*** RECORDS FOR THIS EXERCISE Section Begins ***

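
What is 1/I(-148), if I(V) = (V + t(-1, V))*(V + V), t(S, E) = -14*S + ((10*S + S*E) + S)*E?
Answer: 1/6041360 ≈ 1.6553e-7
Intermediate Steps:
t(S, E) = -14*S + E*(11*S + E*S) (t(S, E) = -14*S + ((10*S + E*S) + S)*E = -14*S + (11*S + E*S)*E = -14*S + E*(11*S + E*S))
I(V) = 2*V*(14 - V² - 10*V) (I(V) = (V - (-14 + V² + 11*V))*(V + V) = (V + (14 - V² - 11*V))*(2*V) = (14 - V² - 10*V)*(2*V) = 2*V*(14 - V² - 10*V))
1/I(-148) = 1/(2*(-148)*(14 - 1*(-148)² - 10*(-148))) = 1/(2*(-148)*(14 - 1*21904 + 1480)) = 1/(2*(-148)*(14 - 21904 + 1480)) = 1/(2*(-148)*(-20410)) = 1/6041360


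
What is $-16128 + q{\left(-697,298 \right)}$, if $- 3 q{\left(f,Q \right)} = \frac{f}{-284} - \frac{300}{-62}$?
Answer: $- \frac{426036943}{26412} \approx -16130.0$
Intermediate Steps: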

*** RECORDS FOR THIS EXERCISE Section Ends ***

== TASK REQUIREMENTS ==
Go through the records and gather the lines that hold "frac".

== EXERCISE SOLUTION ==
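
What is $-16128 + q{\left(-697,298 \right)}$, if $- 3 q{\left(f,Q \right)} = \frac{f}{-284} - \frac{300}{-62}$?
Answer: $- \frac{426036943}{26412} \approx -16130.0$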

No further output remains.